* AIM OF THE TASK
Once the line with "After: at (2,3), heading W." is found in the data, output it and each following line exactly, up to and including the line with "After: position (0, -8)", and nothing before or after.

········

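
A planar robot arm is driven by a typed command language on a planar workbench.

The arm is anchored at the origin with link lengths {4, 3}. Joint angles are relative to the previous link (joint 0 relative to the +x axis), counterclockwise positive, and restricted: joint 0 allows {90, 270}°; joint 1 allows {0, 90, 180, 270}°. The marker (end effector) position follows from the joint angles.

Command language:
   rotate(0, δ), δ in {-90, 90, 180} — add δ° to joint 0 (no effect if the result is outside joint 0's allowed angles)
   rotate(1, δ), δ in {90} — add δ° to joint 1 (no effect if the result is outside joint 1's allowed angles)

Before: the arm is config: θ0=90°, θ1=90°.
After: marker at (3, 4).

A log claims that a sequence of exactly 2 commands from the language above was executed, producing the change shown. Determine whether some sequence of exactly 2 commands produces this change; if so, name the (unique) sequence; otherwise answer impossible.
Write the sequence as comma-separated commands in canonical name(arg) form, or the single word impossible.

rotate(1, 90), rotate(1, 90)

from: config: θ0=90°, θ1=90°
t=1 rotate(1, 90) ⇒ config: θ0=90°, θ1=180°
t=2 rotate(1, 90) ⇒ config: θ0=90°, θ1=270°
no rival 2-sequence matches.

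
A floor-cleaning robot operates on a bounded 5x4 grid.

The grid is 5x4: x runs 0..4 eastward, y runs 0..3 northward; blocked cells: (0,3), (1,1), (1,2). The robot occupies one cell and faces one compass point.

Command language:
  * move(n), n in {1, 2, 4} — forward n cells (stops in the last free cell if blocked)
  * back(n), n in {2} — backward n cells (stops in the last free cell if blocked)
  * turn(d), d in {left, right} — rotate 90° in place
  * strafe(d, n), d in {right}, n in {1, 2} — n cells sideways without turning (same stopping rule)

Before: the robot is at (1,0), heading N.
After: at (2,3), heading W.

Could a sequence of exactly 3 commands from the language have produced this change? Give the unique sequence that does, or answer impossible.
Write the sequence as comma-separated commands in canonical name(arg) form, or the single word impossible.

key: running turn(left) before strafe(right, 1) would end elsewhere — order is forced
start: at (1,0), heading N
1. strafe(right, 1) → at (2,0), heading N
2. move(4) → at (2,3), heading N
3. turn(left) → at (2,3), heading W
uniquely the one of 512 3-step routes that fits.

strafe(right, 1), move(4), turn(left)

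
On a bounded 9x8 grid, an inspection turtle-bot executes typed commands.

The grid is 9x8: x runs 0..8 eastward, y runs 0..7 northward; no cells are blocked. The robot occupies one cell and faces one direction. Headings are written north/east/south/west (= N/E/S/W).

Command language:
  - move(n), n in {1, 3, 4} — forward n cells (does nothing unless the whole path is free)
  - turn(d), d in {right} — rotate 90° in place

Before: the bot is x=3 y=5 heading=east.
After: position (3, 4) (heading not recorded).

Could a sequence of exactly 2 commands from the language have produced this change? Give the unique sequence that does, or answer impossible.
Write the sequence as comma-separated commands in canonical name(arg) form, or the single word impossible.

key: running move(1) before turn(right) would end elsewhere — order is forced
start: x=3 y=5 heading=east
step 1 (turn(right)): x=3 y=5 heading=south
step 2 (move(1)): x=3 y=4 heading=south
all 16 alternatives checked — unique.

turn(right), move(1)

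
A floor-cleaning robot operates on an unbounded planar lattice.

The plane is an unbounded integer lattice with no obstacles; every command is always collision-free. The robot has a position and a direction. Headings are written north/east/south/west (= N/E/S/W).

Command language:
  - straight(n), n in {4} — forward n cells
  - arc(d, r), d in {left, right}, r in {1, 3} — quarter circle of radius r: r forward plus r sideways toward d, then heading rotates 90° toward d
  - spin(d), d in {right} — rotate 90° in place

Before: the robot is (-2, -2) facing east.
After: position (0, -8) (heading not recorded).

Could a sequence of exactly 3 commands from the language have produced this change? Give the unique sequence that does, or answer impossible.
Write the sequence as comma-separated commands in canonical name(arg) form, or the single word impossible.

arc(right, 1), straight(4), arc(left, 1)

key: order matters: swapping arc(right, 1) and arc(left, 1) lands elsewhere
begin: (-2, -2) facing east
[1] after arc(right, 1): (-1, -3) facing south
[2] after straight(4): (-1, -7) facing south
[3] after arc(left, 1): (0, -8) facing east
no other 3-command option fits: unique.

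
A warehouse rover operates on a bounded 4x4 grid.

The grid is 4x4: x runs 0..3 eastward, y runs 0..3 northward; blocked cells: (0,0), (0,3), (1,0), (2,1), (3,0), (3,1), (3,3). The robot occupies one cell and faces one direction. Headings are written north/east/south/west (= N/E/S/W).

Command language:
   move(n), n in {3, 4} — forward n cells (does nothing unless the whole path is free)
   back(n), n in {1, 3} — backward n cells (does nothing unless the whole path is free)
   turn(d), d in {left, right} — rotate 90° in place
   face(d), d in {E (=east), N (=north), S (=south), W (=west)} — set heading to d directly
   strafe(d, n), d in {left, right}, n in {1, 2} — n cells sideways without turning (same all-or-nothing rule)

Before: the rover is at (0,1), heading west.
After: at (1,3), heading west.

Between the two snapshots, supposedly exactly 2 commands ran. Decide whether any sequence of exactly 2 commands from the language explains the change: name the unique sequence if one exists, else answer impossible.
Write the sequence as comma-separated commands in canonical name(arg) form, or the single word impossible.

back(1), strafe(right, 2)

key: still facing W at the end — nothing in the sequence rotates
initial: at (0,1), heading west
step 1 (back(1)): at (1,1), heading west
step 2 (strafe(right, 2)): at (1,3), heading west
no rival 2-sequence matches.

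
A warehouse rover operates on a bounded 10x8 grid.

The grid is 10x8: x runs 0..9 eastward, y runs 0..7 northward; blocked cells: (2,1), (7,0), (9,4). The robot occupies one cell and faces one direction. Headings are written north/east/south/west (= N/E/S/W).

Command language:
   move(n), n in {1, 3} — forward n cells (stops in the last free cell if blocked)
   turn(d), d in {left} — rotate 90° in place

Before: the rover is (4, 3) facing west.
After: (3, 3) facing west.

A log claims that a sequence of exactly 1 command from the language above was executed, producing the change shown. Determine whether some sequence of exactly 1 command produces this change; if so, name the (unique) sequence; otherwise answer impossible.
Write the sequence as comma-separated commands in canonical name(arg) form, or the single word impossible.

key: still facing W — the one step turns nothing
t0: (4, 3) facing west
t=1 move(1) ⇒ (3, 3) facing west
no rival 1-sequence matches.

move(1)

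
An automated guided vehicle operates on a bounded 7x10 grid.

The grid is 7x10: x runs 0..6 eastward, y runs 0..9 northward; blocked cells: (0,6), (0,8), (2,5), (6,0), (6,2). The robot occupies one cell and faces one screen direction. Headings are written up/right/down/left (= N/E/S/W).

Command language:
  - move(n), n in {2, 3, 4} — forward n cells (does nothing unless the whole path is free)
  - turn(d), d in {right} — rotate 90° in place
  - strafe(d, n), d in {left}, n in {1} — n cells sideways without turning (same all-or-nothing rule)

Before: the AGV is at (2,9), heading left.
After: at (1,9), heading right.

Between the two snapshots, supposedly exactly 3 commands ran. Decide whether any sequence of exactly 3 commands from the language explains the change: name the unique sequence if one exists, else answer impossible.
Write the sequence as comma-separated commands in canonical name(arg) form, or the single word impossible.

turn(right), strafe(left, 1), turn(right)

key: cell and facing (now E) both changed — the 3 commands mix motion and turning
from: at (2,9), heading left
t=1 turn(right) ⇒ at (2,9), heading up
t=2 strafe(left, 1) ⇒ at (1,9), heading up
t=3 turn(right) ⇒ at (1,9), heading right
no other 3-command option fits: unique.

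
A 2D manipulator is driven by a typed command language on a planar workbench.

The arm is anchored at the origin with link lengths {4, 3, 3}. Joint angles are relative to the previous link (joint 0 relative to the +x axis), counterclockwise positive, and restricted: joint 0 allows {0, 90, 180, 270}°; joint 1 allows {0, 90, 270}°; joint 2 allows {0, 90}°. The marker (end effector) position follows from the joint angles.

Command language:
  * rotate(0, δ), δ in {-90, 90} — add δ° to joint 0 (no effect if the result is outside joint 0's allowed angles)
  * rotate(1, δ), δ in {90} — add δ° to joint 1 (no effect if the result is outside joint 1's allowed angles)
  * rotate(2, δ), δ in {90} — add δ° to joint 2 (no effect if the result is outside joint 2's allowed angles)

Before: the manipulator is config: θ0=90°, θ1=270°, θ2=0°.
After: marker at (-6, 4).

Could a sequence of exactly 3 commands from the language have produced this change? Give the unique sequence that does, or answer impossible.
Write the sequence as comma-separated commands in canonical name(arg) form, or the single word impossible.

begin: config: θ0=90°, θ1=270°, θ2=0°
[1] after rotate(1, 90): config: θ0=90°, θ1=0°, θ2=0°
[2] after rotate(1, 90): config: θ0=90°, θ1=90°, θ2=0°
[3] after rotate(1, 90): config: θ0=90°, θ1=90°, θ2=0°
no other 3-command option fits: unique.

rotate(1, 90), rotate(1, 90), rotate(1, 90)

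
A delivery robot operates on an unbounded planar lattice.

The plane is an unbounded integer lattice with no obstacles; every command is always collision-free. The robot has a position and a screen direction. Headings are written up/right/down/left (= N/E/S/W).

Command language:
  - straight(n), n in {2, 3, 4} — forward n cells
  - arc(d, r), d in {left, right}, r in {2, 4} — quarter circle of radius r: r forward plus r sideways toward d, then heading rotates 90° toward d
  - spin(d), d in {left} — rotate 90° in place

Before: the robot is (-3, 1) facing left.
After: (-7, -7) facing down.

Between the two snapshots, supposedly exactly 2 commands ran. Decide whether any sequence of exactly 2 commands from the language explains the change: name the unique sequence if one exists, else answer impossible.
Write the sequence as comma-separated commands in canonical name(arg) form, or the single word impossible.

key: position moved to (-7,-7) AND the heading swung to S — translation plus rotation needed
start: (-3, 1) facing left
[1] after arc(left, 4): (-7, -3) facing down
[2] after straight(4): (-7, -7) facing down
all 64 alternatives checked — unique.

arc(left, 4), straight(4)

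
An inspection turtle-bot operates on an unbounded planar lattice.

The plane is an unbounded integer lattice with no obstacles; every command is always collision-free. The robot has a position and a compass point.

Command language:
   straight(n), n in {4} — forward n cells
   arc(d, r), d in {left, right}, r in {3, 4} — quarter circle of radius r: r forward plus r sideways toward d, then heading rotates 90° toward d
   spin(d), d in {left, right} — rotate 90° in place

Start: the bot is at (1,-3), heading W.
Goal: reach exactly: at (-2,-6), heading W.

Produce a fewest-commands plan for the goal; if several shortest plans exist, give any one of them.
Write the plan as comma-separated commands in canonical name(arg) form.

spin(left), arc(right, 3)

from: at (1,-3), heading W
step 1 (spin(left)): at (1,-3), heading S
step 2 (arc(right, 3)): at (-2,-6), heading W
nothing shorter than 2 reaches the goal.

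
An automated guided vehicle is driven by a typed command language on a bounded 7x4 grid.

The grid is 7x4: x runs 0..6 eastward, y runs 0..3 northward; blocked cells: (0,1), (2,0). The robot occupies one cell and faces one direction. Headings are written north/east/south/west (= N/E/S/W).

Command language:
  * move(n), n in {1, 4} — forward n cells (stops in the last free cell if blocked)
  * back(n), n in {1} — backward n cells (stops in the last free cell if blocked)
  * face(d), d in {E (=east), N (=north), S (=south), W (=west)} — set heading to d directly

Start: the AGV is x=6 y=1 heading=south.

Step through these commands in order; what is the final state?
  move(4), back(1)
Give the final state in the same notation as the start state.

initial: x=6 y=1 heading=south
t=1 move(4) ⇒ x=6 y=0 heading=south
t=2 back(1) ⇒ x=6 y=1 heading=south

x=6 y=1 heading=south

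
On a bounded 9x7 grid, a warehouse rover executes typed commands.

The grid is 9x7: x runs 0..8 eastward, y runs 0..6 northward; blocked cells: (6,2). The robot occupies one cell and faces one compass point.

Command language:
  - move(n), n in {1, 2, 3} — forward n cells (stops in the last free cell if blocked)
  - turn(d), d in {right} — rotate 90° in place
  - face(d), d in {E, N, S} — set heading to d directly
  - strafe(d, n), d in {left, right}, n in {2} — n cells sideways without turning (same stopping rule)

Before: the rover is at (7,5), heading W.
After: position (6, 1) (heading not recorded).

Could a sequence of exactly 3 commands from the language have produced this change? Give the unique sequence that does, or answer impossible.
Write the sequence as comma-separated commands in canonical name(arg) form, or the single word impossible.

strafe(left, 2), strafe(left, 2), move(1)

key: order matters: swapping strafe(left, 2) and move(1) lands elsewhere
from: at (7,5), heading W
1. strafe(left, 2) → at (7,3), heading W
2. strafe(left, 2) → at (7,1), heading W
3. move(1) → at (6,1), heading W
all 729 alternatives checked — unique.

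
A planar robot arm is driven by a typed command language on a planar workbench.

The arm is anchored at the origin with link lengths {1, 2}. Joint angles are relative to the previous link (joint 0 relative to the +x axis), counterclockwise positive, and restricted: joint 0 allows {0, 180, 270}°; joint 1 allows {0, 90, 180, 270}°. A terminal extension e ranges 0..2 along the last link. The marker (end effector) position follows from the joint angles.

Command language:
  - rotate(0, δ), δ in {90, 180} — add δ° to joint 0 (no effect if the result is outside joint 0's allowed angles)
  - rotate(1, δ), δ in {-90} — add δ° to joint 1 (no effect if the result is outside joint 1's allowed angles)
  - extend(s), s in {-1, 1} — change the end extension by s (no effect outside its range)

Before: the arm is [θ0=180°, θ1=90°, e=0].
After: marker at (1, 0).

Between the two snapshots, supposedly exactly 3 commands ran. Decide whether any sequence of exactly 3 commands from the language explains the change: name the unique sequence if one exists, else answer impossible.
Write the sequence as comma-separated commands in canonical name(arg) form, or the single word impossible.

rotate(1, -90), rotate(1, -90), rotate(1, -90)

begin: [θ0=180°, θ1=90°, e=0]
[1] after rotate(1, -90): [θ0=180°, θ1=0°, e=0]
[2] after rotate(1, -90): [θ0=180°, θ1=270°, e=0]
[3] after rotate(1, -90): [θ0=180°, θ1=180°, e=0]
all 125 alternatives checked — unique.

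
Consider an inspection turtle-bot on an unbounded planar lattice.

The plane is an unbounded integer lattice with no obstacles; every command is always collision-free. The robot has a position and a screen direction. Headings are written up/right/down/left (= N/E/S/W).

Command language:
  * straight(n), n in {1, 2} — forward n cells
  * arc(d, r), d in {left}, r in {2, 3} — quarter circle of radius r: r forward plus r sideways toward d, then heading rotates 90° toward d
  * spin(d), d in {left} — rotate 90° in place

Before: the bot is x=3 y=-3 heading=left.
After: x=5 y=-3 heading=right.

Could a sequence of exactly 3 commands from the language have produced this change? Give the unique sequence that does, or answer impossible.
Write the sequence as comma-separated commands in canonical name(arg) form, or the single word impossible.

key: order matters: swapping spin(left) and straight(2) lands elsewhere
initial: x=3 y=-3 heading=left
step 1 (spin(left)): x=3 y=-3 heading=down
step 2 (spin(left)): x=3 y=-3 heading=right
step 3 (straight(2)): x=5 y=-3 heading=right
uniquely the one of 125 3-step routes that fits.

spin(left), spin(left), straight(2)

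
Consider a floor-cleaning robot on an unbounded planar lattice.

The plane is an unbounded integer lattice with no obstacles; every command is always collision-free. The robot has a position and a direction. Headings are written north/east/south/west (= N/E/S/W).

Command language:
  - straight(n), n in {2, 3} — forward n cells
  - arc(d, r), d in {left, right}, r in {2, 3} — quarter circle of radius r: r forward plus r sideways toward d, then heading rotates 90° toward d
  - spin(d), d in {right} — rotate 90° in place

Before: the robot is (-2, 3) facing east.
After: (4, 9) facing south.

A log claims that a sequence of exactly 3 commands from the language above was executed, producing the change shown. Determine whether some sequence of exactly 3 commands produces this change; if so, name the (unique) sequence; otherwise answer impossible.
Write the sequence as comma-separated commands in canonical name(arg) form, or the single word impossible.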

········

* ANSWER SECTION
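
After: at (2,3), heading W.

Could a sequence of exactly 3 commands from the language have produced this change? Give the unique sequence that does, or answer impossible.
Write the sequence as comma-separated commands in canonical name(arg) form, or the single word impossible.

key: running turn(left) before strafe(right, 1) would end elsewhere — order is forced
start: at (1,0), heading N
1. strafe(right, 1) → at (2,0), heading N
2. move(4) → at (2,3), heading N
3. turn(left) → at (2,3), heading W
uniquely the one of 512 3-step routes that fits.

strafe(right, 1), move(4), turn(left)

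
On a bounded 9x8 grid, an inspection turtle-bot executes typed commands.

The grid is 9x8: x runs 0..8 eastward, y runs 0..7 northward; no cells are blocked. The robot occupies one cell and faces one direction. Headings are written north/east/south/west (= N/E/S/W).

Command language:
  - move(n), n in {1, 3, 4} — forward n cells (does nothing unless the whole path is free)
  - turn(d), d in {right} — rotate 90° in place

Before: the bot is x=3 y=5 heading=east.
After: position (3, 4) (heading not recorded).

Could a sequence of exactly 2 commands from the language have produced this change? Give the unique sequence that does, or answer impossible.
Write the sequence as comma-separated commands in canonical name(arg) form, or the single word impossible.

key: running move(1) before turn(right) would end elsewhere — order is forced
start: x=3 y=5 heading=east
step 1 (turn(right)): x=3 y=5 heading=south
step 2 (move(1)): x=3 y=4 heading=south
all 16 alternatives checked — unique.

turn(right), move(1)

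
A floor-cleaning robot operates on an unbounded planar lattice.

The plane is an unbounded integer lattice with no obstacles; every command is always collision-free. The robot has a position and a direction. Headings are written north/east/south/west (= N/E/S/W).

Command language:
  - straight(n), n in {4} — forward n cells
  - arc(d, r), d in {left, right}, r in {1, 3} — quarter circle of radius r: r forward plus r sideways toward d, then heading rotates 90° toward d
  - spin(d), d in {right} — rotate 90° in place

Before: the robot is (-2, -2) facing east.
After: position (0, -8) (heading not recorded).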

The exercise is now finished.